-------- Records supplied --------

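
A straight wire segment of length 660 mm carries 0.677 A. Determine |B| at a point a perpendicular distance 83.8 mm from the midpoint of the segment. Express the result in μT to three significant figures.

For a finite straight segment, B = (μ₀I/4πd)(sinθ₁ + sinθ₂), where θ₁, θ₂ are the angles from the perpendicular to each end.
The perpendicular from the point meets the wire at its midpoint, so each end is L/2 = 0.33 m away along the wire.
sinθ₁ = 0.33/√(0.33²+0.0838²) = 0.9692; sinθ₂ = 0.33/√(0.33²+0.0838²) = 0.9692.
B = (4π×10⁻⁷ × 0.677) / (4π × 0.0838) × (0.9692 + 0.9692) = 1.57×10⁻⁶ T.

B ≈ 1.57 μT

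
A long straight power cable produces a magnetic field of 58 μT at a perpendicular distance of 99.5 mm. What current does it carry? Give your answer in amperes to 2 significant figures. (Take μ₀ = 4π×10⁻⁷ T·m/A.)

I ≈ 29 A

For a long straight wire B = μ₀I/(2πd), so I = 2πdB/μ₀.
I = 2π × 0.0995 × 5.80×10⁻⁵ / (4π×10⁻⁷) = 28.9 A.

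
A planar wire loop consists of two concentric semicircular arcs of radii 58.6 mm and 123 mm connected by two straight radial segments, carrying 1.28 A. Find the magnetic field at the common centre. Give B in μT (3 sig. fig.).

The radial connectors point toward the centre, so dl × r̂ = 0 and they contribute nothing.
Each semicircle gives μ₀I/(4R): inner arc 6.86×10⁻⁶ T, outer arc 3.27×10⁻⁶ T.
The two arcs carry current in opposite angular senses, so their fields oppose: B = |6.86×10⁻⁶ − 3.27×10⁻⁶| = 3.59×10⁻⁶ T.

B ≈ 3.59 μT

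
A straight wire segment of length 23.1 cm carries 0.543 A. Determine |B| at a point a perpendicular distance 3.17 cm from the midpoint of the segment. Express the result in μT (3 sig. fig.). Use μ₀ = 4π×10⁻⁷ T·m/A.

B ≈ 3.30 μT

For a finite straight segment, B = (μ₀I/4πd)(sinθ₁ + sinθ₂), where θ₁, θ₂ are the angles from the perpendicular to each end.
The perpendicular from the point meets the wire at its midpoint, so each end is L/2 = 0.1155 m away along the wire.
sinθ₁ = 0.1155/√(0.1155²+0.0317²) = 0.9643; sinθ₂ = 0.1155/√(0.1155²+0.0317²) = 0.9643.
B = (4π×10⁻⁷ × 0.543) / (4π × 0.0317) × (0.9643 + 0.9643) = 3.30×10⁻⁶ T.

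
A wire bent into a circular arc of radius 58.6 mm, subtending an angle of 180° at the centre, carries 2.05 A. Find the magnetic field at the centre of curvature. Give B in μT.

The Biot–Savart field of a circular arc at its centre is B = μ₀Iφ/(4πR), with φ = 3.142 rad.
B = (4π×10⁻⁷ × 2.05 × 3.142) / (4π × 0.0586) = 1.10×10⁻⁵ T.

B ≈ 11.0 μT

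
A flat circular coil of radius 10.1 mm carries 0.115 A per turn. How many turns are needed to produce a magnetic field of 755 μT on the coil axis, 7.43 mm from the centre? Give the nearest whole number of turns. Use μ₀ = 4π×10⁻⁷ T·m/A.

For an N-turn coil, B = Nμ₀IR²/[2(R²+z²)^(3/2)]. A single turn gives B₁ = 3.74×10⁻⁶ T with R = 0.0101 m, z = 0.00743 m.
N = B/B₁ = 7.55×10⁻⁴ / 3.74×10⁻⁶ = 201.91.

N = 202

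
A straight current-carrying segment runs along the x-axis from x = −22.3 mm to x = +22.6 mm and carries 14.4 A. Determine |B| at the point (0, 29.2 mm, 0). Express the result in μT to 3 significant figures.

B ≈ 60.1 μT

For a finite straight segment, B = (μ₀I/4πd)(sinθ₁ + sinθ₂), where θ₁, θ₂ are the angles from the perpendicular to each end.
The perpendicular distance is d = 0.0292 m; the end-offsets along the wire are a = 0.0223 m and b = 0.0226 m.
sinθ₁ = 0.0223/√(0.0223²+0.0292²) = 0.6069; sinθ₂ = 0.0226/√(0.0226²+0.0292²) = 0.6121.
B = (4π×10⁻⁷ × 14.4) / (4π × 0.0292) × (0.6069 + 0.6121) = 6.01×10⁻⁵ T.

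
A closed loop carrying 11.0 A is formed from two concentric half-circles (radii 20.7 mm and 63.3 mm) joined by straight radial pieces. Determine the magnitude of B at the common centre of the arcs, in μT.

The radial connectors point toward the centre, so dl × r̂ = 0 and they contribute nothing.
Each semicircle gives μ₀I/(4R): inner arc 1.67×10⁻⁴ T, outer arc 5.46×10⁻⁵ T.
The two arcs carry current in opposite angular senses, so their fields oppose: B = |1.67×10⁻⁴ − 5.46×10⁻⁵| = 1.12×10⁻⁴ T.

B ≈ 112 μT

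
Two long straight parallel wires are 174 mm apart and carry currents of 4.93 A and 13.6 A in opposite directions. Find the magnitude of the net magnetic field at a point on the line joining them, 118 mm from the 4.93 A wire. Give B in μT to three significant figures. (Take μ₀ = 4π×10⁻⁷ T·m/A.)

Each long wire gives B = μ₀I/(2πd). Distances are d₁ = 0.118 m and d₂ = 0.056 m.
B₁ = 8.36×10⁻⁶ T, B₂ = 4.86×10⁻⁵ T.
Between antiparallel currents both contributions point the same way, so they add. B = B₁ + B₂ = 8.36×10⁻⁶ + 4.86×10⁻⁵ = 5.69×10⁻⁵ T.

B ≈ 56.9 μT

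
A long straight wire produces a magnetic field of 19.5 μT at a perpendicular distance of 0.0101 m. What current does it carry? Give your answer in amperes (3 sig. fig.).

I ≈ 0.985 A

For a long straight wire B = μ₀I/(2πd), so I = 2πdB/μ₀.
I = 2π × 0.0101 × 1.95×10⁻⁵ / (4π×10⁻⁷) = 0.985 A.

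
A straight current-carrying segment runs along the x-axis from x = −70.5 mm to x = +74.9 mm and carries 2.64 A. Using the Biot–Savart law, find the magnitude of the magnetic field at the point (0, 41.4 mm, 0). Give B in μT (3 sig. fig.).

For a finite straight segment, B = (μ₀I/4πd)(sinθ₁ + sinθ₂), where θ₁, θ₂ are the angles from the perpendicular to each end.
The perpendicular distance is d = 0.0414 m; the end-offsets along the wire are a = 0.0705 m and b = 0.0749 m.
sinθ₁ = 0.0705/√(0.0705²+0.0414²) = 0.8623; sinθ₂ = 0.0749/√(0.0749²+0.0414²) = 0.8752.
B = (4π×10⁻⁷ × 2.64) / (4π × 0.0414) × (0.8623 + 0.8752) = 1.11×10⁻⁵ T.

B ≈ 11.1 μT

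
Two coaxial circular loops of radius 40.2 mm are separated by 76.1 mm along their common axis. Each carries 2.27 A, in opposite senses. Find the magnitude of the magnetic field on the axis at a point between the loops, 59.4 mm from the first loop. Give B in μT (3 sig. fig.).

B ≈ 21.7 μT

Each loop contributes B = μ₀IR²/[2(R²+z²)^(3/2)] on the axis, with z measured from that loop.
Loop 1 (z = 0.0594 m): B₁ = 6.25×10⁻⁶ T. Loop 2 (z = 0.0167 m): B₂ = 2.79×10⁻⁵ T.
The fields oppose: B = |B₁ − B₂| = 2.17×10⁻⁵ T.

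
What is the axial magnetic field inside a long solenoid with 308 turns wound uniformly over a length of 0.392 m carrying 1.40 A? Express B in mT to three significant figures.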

--------

# What to do
The lines above should be duplicated exactly.

# Response to this exercise
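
A straight wire segment of length 660 mm carries 0.677 A. Determine |B| at a point a perpendicular distance 83.8 mm from the midpoint of the segment. Express the result in μT to three significant figures.

For a finite straight segment, B = (μ₀I/4πd)(sinθ₁ + sinθ₂), where θ₁, θ₂ are the angles from the perpendicular to each end.
The perpendicular from the point meets the wire at its midpoint, so each end is L/2 = 0.33 m away along the wire.
sinθ₁ = 0.33/√(0.33²+0.0838²) = 0.9692; sinθ₂ = 0.33/√(0.33²+0.0838²) = 0.9692.
B = (4π×10⁻⁷ × 0.677) / (4π × 0.0838) × (0.9692 + 0.9692) = 1.57×10⁻⁶ T.

B ≈ 1.57 μT

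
A long straight power cable produces a magnetic field of 58 μT at a perpendicular distance of 99.5 mm. What current does it carry? Give your answer in amperes to 2 significant figures. (Take μ₀ = 4π×10⁻⁷ T·m/A.)

I ≈ 29 A

For a long straight wire B = μ₀I/(2πd), so I = 2πdB/μ₀.
I = 2π × 0.0995 × 5.80×10⁻⁵ / (4π×10⁻⁷) = 28.9 A.

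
A planar wire loop consists of two concentric semicircular arcs of radii 58.6 mm and 123 mm connected by two straight radial segments, carrying 1.28 A. Find the magnetic field at the common centre. Give B in μT (3 sig. fig.).

The radial connectors point toward the centre, so dl × r̂ = 0 and they contribute nothing.
Each semicircle gives μ₀I/(4R): inner arc 6.86×10⁻⁶ T, outer arc 3.27×10⁻⁶ T.
The two arcs carry current in opposite angular senses, so their fields oppose: B = |6.86×10⁻⁶ − 3.27×10⁻⁶| = 3.59×10⁻⁶ T.

B ≈ 3.59 μT

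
A straight wire segment of length 23.1 cm carries 0.543 A. Determine |B| at a point a perpendicular distance 3.17 cm from the midpoint of the segment. Express the result in μT (3 sig. fig.). Use μ₀ = 4π×10⁻⁷ T·m/A.

B ≈ 3.30 μT

For a finite straight segment, B = (μ₀I/4πd)(sinθ₁ + sinθ₂), where θ₁, θ₂ are the angles from the perpendicular to each end.
The perpendicular from the point meets the wire at its midpoint, so each end is L/2 = 0.1155 m away along the wire.
sinθ₁ = 0.1155/√(0.1155²+0.0317²) = 0.9643; sinθ₂ = 0.1155/√(0.1155²+0.0317²) = 0.9643.
B = (4π×10⁻⁷ × 0.543) / (4π × 0.0317) × (0.9643 + 0.9643) = 3.30×10⁻⁶ T.

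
A wire bent into a circular arc of radius 58.6 mm, subtending an angle of 180° at the centre, carries 2.05 A. Find the magnetic field at the centre of curvature. Give B in μT.

The Biot–Savart field of a circular arc at its centre is B = μ₀Iφ/(4πR), with φ = 3.142 rad.
B = (4π×10⁻⁷ × 2.05 × 3.142) / (4π × 0.0586) = 1.10×10⁻⁵ T.

B ≈ 11.0 μT

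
A flat circular coil of radius 10.1 mm carries 0.115 A per turn. How many turns are needed to produce a magnetic field of 755 μT on the coil axis, 7.43 mm from the centre? Give the nearest whole number of turns. Use μ₀ = 4π×10⁻⁷ T·m/A.

For an N-turn coil, B = Nμ₀IR²/[2(R²+z²)^(3/2)]. A single turn gives B₁ = 3.74×10⁻⁶ T with R = 0.0101 m, z = 0.00743 m.
N = B/B₁ = 7.55×10⁻⁴ / 3.74×10⁻⁶ = 201.91.

N = 202

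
A straight current-carrying segment runs along the x-axis from x = −22.3 mm to x = +22.6 mm and carries 14.4 A. Determine |B| at the point (0, 29.2 mm, 0). Express the result in μT to 3 significant figures.

B ≈ 60.1 μT

For a finite straight segment, B = (μ₀I/4πd)(sinθ₁ + sinθ₂), where θ₁, θ₂ are the angles from the perpendicular to each end.
The perpendicular distance is d = 0.0292 m; the end-offsets along the wire are a = 0.0223 m and b = 0.0226 m.
sinθ₁ = 0.0223/√(0.0223²+0.0292²) = 0.6069; sinθ₂ = 0.0226/√(0.0226²+0.0292²) = 0.6121.
B = (4π×10⁻⁷ × 14.4) / (4π × 0.0292) × (0.6069 + 0.6121) = 6.01×10⁻⁵ T.

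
A closed loop carrying 11.0 A is formed from two concentric half-circles (radii 20.7 mm and 63.3 mm) joined by straight radial pieces. Determine the magnitude of B at the common centre of the arcs, in μT.

The radial connectors point toward the centre, so dl × r̂ = 0 and they contribute nothing.
Each semicircle gives μ₀I/(4R): inner arc 1.67×10⁻⁴ T, outer arc 5.46×10⁻⁵ T.
The two arcs carry current in opposite angular senses, so their fields oppose: B = |1.67×10⁻⁴ − 5.46×10⁻⁵| = 1.12×10⁻⁴ T.

B ≈ 112 μT

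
Two long straight parallel wires are 174 mm apart and carry currents of 4.93 A and 13.6 A in opposite directions. Find the magnitude of the net magnetic field at a point on the line joining them, 118 mm from the 4.93 A wire. Give B in μT to three significant figures. (Take μ₀ = 4π×10⁻⁷ T·m/A.)

Each long wire gives B = μ₀I/(2πd). Distances are d₁ = 0.118 m and d₂ = 0.056 m.
B₁ = 8.36×10⁻⁶ T, B₂ = 4.86×10⁻⁵ T.
Between antiparallel currents both contributions point the same way, so they add. B = B₁ + B₂ = 8.36×10⁻⁶ + 4.86×10⁻⁵ = 5.69×10⁻⁵ T.

B ≈ 56.9 μT

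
A long straight wire produces a magnetic field of 19.5 μT at a perpendicular distance of 0.0101 m. What current does it carry? Give your answer in amperes (3 sig. fig.).

I ≈ 0.985 A

For a long straight wire B = μ₀I/(2πd), so I = 2πdB/μ₀.
I = 2π × 0.0101 × 1.95×10⁻⁵ / (4π×10⁻⁷) = 0.985 A.

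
A straight current-carrying segment runs along the x-axis from x = −70.5 mm to x = +74.9 mm and carries 2.64 A. Using the Biot–Savart law, find the magnitude of the magnetic field at the point (0, 41.4 mm, 0). Give B in μT (3 sig. fig.).

For a finite straight segment, B = (μ₀I/4πd)(sinθ₁ + sinθ₂), where θ₁, θ₂ are the angles from the perpendicular to each end.
The perpendicular distance is d = 0.0414 m; the end-offsets along the wire are a = 0.0705 m and b = 0.0749 m.
sinθ₁ = 0.0705/√(0.0705²+0.0414²) = 0.8623; sinθ₂ = 0.0749/√(0.0749²+0.0414²) = 0.8752.
B = (4π×10⁻⁷ × 2.64) / (4π × 0.0414) × (0.8623 + 0.8752) = 1.11×10⁻⁵ T.

B ≈ 11.1 μT

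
Two coaxial circular loops of radius 40.2 mm are separated by 76.1 mm along their common axis. Each carries 2.27 A, in opposite senses. Find the magnitude of the magnetic field on the axis at a point between the loops, 59.4 mm from the first loop. Give B in μT (3 sig. fig.).

B ≈ 21.7 μT

Each loop contributes B = μ₀IR²/[2(R²+z²)^(3/2)] on the axis, with z measured from that loop.
Loop 1 (z = 0.0594 m): B₁ = 6.25×10⁻⁶ T. Loop 2 (z = 0.0167 m): B₂ = 2.79×10⁻⁵ T.
The fields oppose: B = |B₁ − B₂| = 2.17×10⁻⁵ T.

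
What is the axial magnetic field inside a long solenoid with 308 turns wound uniformly over a length of 0.392 m carrying 1.40 A? Express B in mT to three significant figures.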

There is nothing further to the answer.